### Requirement
Only the lines from the top of the data through the one with "30% coinsurance (the" are to be written out, each exactly as it stands.

### The input

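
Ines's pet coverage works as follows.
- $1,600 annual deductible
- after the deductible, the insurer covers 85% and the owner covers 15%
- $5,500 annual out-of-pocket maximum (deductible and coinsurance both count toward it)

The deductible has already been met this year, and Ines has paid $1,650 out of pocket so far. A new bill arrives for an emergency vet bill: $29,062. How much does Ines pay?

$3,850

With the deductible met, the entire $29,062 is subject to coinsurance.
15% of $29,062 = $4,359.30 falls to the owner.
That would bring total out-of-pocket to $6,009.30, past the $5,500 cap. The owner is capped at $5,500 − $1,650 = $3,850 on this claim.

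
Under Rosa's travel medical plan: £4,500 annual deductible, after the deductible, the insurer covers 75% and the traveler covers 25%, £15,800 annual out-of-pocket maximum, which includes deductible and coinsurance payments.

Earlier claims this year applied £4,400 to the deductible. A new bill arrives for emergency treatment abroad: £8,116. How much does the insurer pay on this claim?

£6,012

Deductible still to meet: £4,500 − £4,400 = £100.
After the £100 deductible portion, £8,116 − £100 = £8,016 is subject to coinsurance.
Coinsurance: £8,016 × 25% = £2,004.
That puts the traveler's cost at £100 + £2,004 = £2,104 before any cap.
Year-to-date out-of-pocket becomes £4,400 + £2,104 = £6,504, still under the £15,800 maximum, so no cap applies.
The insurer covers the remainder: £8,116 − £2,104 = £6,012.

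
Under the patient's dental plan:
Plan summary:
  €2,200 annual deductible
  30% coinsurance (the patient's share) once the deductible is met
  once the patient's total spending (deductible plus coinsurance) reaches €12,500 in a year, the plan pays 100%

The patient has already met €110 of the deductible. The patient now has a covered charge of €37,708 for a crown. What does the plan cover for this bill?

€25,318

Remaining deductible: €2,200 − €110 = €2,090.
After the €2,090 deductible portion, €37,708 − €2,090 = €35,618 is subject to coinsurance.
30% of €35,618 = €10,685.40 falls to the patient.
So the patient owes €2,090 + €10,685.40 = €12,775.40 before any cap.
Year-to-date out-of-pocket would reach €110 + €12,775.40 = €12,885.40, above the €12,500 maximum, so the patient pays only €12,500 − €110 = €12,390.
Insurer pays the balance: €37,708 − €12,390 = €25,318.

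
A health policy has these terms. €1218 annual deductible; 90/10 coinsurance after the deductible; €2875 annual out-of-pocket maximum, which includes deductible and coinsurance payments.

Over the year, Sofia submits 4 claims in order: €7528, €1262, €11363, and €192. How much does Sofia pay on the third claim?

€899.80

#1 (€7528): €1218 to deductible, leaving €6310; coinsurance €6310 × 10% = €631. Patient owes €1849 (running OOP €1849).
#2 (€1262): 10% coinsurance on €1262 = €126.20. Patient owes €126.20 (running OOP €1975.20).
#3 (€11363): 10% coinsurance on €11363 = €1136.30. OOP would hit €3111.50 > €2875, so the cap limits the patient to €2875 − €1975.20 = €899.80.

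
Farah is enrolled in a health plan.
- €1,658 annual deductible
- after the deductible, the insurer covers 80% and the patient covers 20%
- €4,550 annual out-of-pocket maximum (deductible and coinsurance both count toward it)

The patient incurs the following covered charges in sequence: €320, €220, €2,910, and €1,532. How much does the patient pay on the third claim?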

### Task answer
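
Ines's pet coverage works as follows.
- $1,600 annual deductible
- after the deductible, the insurer covers 85% and the owner covers 15%
- $5,500 annual out-of-pocket maximum (deductible and coinsurance both count toward it)

The deductible has already been met this year, and Ines has paid $1,650 out of pocket so far. A new bill arrives for an emergency vet bill: $29,062. How much does Ines pay?

$3,850

With the deductible met, the entire $29,062 is subject to coinsurance.
15% of $29,062 = $4,359.30 falls to the owner.
That would bring total out-of-pocket to $6,009.30, past the $5,500 cap. The owner is capped at $5,500 − $1,650 = $3,850 on this claim.

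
Under Rosa's travel medical plan: £4,500 annual deductible, after the deductible, the insurer covers 75% and the traveler covers 25%, £15,800 annual out-of-pocket maximum, which includes deductible and coinsurance payments.

Earlier claims this year applied £4,400 to the deductible. A new bill arrives for emergency treatment abroad: £8,116. How much does the insurer pay on this claim?

£6,012

Deductible still to meet: £4,500 − £4,400 = £100.
After the £100 deductible portion, £8,116 − £100 = £8,016 is subject to coinsurance.
Coinsurance: £8,016 × 25% = £2,004.
That puts the traveler's cost at £100 + £2,004 = £2,104 before any cap.
Year-to-date out-of-pocket becomes £4,400 + £2,104 = £6,504, still under the £15,800 maximum, so no cap applies.
The insurer covers the remainder: £8,116 − £2,104 = £6,012.

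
Under the patient's dental plan:
Plan summary:
  €2,200 annual deductible
  30% coinsurance (the patient's share) once the deductible is met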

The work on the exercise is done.